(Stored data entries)

------------------------------------------------------------

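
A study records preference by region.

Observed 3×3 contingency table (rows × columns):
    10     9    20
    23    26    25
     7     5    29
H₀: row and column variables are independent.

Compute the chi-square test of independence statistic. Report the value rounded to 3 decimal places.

Row totals [39, 74, 41], col totals [40, 40, 74], n=154
χ² = (10−10.13)²/10.13 + (9−10.13)²/10.13 + (20−18.74)²/18.74 + (23−19.22)²/19.22 + (26−19.22)²/19.22 + (25−35.56)²/35.56 + (7−10.65)²/10.65 + (5−10.65)²/10.65 + (29−19.70)²/19.70 = 15.1180
df = 4

test statistic = 15.118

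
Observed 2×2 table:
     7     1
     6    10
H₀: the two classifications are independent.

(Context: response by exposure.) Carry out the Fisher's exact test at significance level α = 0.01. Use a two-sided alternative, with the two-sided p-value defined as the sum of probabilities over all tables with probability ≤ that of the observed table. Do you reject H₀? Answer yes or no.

reject H₀: no

Margins: r₁=8, r₂=16, c₁=13, c₂=11, n=24
p_obs = C(8,7)·C(16,6)/C(24,13); sum pmf over tables with pmf ≤ p_obs
p-value (two-sided) = 0.03347
At α=0.01: p ≥ α → fail to reject H₀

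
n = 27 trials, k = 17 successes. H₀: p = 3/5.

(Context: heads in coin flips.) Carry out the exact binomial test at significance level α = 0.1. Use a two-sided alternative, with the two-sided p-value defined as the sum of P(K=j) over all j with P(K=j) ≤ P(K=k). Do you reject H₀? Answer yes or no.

reject H₀: no

Exact binomial: n=27, k=17, p₀=3/5=0.6000
P(X=j) = C(n,j)·p₀^j·(1−p₀)^(n−j); p = Σ P(X=j) over j with P(X=j) ≤ P(X=17)
p-value (two-sided) = 0.84573
At α=0.1: p ≥ α → fail to reject H₀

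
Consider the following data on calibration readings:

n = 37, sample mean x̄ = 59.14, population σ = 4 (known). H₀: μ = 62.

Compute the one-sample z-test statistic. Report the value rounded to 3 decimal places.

SE = σ/√n = 4/√37 = 0.6576
z = (x̄−μ₀)/SE = (59.14−62)/0.6576 = -4.3492

test statistic = -4.349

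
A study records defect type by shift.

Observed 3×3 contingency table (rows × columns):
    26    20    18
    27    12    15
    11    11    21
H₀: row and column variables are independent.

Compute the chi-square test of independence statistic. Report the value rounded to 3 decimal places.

Row totals [64, 54, 43], col totals [64, 43, 54], n=161
χ² = (26−25.44)²/25.44 + (20−17.09)²/17.09 + (18−21.47)²/21.47 + (27−21.47)²/21.47 + (12−14.42)²/14.42 + (15−18.11)²/18.11 + (11−17.09)²/17.09 + (11−11.48)²/11.48 + (21−14.42)²/14.42 = 8.6268
df = 4

test statistic = 8.627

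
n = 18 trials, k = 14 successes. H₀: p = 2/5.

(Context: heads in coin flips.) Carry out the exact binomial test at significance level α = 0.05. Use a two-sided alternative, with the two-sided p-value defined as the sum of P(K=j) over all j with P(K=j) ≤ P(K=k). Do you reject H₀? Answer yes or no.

reject H₀: yes

Exact binomial: n=18, k=14, p₀=2/5=0.4000
P(X=j) = C(n,j)·p₀^j·(1−p₀)^(n−j); p = Σ P(X=j) over j with P(X=j) ≤ P(X=14)
p-value (two-sided) = 0.00138
At α=0.05: p < α → reject H₀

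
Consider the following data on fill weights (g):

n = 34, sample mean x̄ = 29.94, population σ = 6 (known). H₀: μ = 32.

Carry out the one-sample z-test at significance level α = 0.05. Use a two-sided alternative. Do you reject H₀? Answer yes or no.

SE = σ/√n = 6/√34 = 1.0290
z = (x̄−μ₀)/SE = (29.94−32)/1.0290 = -2.0020
p-value (two-sided) = 0.04529
At α=0.05: p < α → reject H₀

reject H₀: yes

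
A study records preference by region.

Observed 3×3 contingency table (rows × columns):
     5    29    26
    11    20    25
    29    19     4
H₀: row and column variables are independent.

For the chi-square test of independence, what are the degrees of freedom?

df = (r−1)(c−1) = (3−1)·(3−1) = 4

degrees of freedom = 4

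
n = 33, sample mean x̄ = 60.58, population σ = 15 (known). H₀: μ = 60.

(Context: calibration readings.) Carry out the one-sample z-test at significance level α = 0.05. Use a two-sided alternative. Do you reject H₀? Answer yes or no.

SE = σ/√n = 15/√33 = 2.6112
z = (x̄−μ₀)/SE = (60.58−60)/2.6112 = 0.2221
p-value (two-sided) = 0.82422
At α=0.05: p ≥ α → fail to reject H₀

reject H₀: no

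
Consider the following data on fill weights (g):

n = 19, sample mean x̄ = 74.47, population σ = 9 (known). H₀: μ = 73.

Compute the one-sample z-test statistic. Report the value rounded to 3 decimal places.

SE = σ/√n = 9/√19 = 2.0647
z = (x̄−μ₀)/SE = (74.47−73)/2.0647 = 0.7120

test statistic = 0.712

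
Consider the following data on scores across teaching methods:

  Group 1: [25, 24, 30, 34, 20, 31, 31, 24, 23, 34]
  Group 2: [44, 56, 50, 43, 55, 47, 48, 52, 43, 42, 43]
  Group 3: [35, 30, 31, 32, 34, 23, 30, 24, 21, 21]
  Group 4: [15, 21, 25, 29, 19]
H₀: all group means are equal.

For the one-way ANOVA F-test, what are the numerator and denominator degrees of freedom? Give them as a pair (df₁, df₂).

k = 4 groups, N = 36 total
df = (k−1, N−k) = (4−1, 36−4) = (3, 32)

degrees of freedom = [3, 32]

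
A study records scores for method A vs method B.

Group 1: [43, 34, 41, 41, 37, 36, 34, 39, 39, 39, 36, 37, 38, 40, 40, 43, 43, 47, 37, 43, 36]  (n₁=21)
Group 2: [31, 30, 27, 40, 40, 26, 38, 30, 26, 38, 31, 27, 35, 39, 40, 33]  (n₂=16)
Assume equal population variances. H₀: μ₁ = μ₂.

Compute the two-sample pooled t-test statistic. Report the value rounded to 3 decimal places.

test statistic = 4.167

x̄₁=39.190, s₁=3.371, n₁=21
x̄₂=33.188, s₂=5.369, n₂=16
s_p² = [20·3.371² + 15·5.369²]/35 = 18.8479
SE = √(s_p²·(1/21+1/16)) = 1.4407
t = (39.190−33.188)/1.4407 = 4.1668
df = 35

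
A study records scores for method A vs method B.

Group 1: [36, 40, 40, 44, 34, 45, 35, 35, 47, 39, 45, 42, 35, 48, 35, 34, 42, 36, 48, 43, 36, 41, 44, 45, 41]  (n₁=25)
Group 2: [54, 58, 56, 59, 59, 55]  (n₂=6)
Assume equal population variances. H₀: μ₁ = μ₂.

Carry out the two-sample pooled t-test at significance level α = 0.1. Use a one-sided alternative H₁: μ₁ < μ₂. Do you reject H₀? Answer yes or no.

reject H₀: yes

x̄₁=40.400, s₁=4.655, n₁=25
x̄₂=56.833, s₂=2.137, n₂=6
s_p² = [24·4.655² + 5·2.137²]/29 = 18.7184
SE = √(s_p²·(1/25+1/6)) = 1.9668
t = (40.400−56.833)/1.9668 = -8.3552
df = 29
p-value (one-sided, H₁ less) = 0.00000
At α=0.1: p < α → reject H₀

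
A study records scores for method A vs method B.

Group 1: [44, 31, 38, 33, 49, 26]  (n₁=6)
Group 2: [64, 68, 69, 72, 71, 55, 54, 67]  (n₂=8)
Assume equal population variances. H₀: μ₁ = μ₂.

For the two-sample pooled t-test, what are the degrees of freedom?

degrees of freedom = 12

df = n₁ + n₂ − 2 = 6 + 8 − 2 = 12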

------------------------------------------------------------

The lines wanted are those from the one with "Group 2: [54, 58, 56, 59, 59, 55]" through the last line of the records, repeated exactly and with both ends included.

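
Group 2: [54, 58, 56, 59, 59, 55]  (n₂=6)
Assume equal population variances. H₀: μ₁ = μ₂.

Carry out the two-sample pooled t-test at significance level α = 0.1. Use a one-sided alternative H₁: μ₁ < μ₂. Do you reject H₀? Answer yes or no.

reject H₀: yes

x̄₁=40.400, s₁=4.655, n₁=25
x̄₂=56.833, s₂=2.137, n₂=6
s_p² = [24·4.655² + 5·2.137²]/29 = 18.7184
SE = √(s_p²·(1/25+1/6)) = 1.9668
t = (40.400−56.833)/1.9668 = -8.3552
df = 29
p-value (one-sided, H₁ less) = 0.00000
At α=0.1: p < α → reject H₀

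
A study records scores for method A vs method B.

Group 1: [44, 31, 38, 33, 49, 26]  (n₁=6)
Group 2: [64, 68, 69, 72, 71, 55, 54, 67]  (n₂=8)
Assume equal population variances. H₀: μ₁ = μ₂.

For the two-sample pooled t-test, what are the degrees of freedom?

degrees of freedom = 12

df = n₁ + n₂ − 2 = 6 + 8 − 2 = 12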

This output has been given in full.